### PROBLEM DESCRIPTION
Nothing but the data itself, reproduced exactly, is the expected answer.

### INFORMATION SUPPLIED
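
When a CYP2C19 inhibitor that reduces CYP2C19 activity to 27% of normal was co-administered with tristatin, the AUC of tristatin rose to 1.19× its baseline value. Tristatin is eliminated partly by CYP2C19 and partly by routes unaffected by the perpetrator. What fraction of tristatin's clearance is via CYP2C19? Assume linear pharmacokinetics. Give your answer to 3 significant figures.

0.219

Call the CYP2C19 fraction fm. After the interaction, CL_new/CL_old = fm × 0.27 + (1 − fm).
AUC ratio = 1 / (new CL fraction), so new CL fraction = 1 / 1.19 = 0.8403.
fm × 0.27 + 1 − fm = 0.8403  ⇒  fm × (0.27 − 1) = −0.1597  ⇒  fm = 0.219.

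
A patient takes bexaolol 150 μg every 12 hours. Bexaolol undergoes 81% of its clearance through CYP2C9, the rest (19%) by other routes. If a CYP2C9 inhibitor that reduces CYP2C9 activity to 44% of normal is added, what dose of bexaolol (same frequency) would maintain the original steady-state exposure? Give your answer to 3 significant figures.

82.0 μg

The CYP2C9 pathway (81% of clearance) is reduced to 0.44× activity: 0.81 × 0.44 = 0.3564.
Non-CYP routes (19%) are unchanged.
Relative clearance = 0.3564 + 0.19 = 0.5464.
Exposure is unchanged when dose changes in proportion to clearance. New dose = 150 μg × 0.5464 = 82.0 μg.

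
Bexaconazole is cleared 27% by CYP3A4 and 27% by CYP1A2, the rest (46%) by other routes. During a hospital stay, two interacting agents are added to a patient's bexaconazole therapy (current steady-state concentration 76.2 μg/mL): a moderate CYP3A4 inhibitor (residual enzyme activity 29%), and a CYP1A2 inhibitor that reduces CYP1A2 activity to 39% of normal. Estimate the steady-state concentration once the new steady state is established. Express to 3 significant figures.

CYP3A4: 0.27 × 0.29 = 0.0783
CYP1A2: 0.27 × 0.39 = 0.1053
Other: 0.46 (unchanged)
New clearance relative to baseline: 0.0783 + 0.1053 + 0.46 = 0.6436.
Steady-state concentration ∝ 1/CL: new value = 76.2 / 0.6436 = 118 μg/mL.

118 μg/mL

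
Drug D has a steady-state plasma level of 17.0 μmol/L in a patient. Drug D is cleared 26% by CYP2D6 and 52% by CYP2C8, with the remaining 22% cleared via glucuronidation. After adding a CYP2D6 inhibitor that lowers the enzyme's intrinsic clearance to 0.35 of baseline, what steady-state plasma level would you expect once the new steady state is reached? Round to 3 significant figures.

20.5 μmol/L

The CYP2D6 pathway (26% of clearance) falls to 0.35× activity: 0.26 × 0.35 = 0.091.
CYP2C8 (52%) and the residual 22% are unaffected.
New clearance relative to baseline: 0.091 + 0.52 + 0.22 = 0.831.
With dosing unchanged, steady-state plasma level scales as 1/CL: 17.0 / 0.831 = 20.5 μmol/L.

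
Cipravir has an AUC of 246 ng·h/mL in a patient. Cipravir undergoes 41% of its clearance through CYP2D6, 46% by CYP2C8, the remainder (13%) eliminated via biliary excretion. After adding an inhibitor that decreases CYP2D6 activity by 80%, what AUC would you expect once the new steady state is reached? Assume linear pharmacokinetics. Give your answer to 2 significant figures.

The CYP2D6 pathway (41% of clearance) falls to 0.2× activity: 0.41 × 0.2 = 0.082.
CYP2C8 (46%) and the residual 13% are unaffected.
New clearance relative to baseline: 0.082 + 0.46 + 0.13 = 0.672.
With dosing unchanged, AUC scales as 1/CL: 246 / 0.672 = 3.7 × 10² ng·h/mL.

3.7 × 10² ng·h/mL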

### WRITTEN SOLUTION
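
When a CYP2C19 inhibitor that reduces CYP2C19 activity to 27% of normal was co-administered with tristatin, the AUC of tristatin rose to 1.19× its baseline value. Tristatin is eliminated partly by CYP2C19 and partly by routes unaffected by the perpetrator. What fraction of tristatin's clearance is via CYP2C19? Assume linear pharmacokinetics. Give your answer to 3 significant figures.

0.219

Call the CYP2C19 fraction fm. After the interaction, CL_new/CL_old = fm × 0.27 + (1 − fm).
AUC ratio = 1 / (new CL fraction), so new CL fraction = 1 / 1.19 = 0.8403.
fm × 0.27 + 1 − fm = 0.8403  ⇒  fm × (0.27 − 1) = −0.1597  ⇒  fm = 0.219.

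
A patient takes bexaolol 150 μg every 12 hours. Bexaolol undergoes 81% of its clearance through CYP2C9, the rest (19%) by other routes. If a CYP2C9 inhibitor that reduces CYP2C9 activity to 44% of normal is added, what dose of bexaolol (same frequency) would maintain the original steady-state exposure? Give your answer to 3 significant figures.

82.0 μg

The CYP2C9 pathway (81% of clearance) is reduced to 0.44× activity: 0.81 × 0.44 = 0.3564.
Non-CYP routes (19%) are unchanged.
Relative clearance = 0.3564 + 0.19 = 0.5464.
Exposure is unchanged when dose changes in proportion to clearance. New dose = 150 μg × 0.5464 = 82.0 μg.

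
Bexaconazole is cleared 27% by CYP3A4 and 27% by CYP1A2, the rest (46%) by other routes. During a hospital stay, two interacting agents are added to a patient's bexaconazole therapy (current steady-state concentration 76.2 μg/mL): a moderate CYP3A4 inhibitor (residual enzyme activity 29%), and a CYP1A2 inhibitor that reduces CYP1A2 activity to 39% of normal. Estimate the steady-state concentration once the new steady state is established. Express to 3 significant figures.

CYP3A4: 0.27 × 0.29 = 0.0783
CYP1A2: 0.27 × 0.39 = 0.1053
Other: 0.46 (unchanged)
New clearance relative to baseline: 0.0783 + 0.1053 + 0.46 = 0.6436.
Steady-state concentration ∝ 1/CL: new value = 76.2 / 0.6436 = 118 μg/mL.

118 μg/mL

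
Drug D has a steady-state plasma level of 17.0 μmol/L in a patient. Drug D is cleared 26% by CYP2D6 and 52% by CYP2C8, with the remaining 22% cleared via glucuronidation. After adding a CYP2D6 inhibitor that lowers the enzyme's intrinsic clearance to 0.35 of baseline, what steady-state plasma level would you expect once the new steady state is reached? Round to 3 significant figures.

20.5 μmol/L

The CYP2D6 pathway (26% of clearance) falls to 0.35× activity: 0.26 × 0.35 = 0.091.
CYP2C8 (52%) and the residual 22% are unaffected.
New clearance relative to baseline: 0.091 + 0.52 + 0.22 = 0.831.
With dosing unchanged, steady-state plasma level scales as 1/CL: 17.0 / 0.831 = 20.5 μmol/L.

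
Cipravir has an AUC of 246 ng·h/mL in a patient. Cipravir undergoes 41% of its clearance through CYP2D6, 46% by CYP2C8, the remainder (13%) eliminated via biliary excretion. After adding an inhibitor that decreases CYP2D6 activity by 80%, what AUC would you expect once the new steady state is reached? Assume linear pharmacokinetics. Give your answer to 2 significant figures.

The CYP2D6 pathway (41% of clearance) falls to 0.2× activity: 0.41 × 0.2 = 0.082.
CYP2C8 (46%) and the residual 13% are unaffected.
New clearance relative to baseline: 0.082 + 0.46 + 0.13 = 0.672.
With dosing unchanged, AUC scales as 1/CL: 246 / 0.672 = 3.7 × 10² ng·h/mL.

3.7 × 10² ng·h/mL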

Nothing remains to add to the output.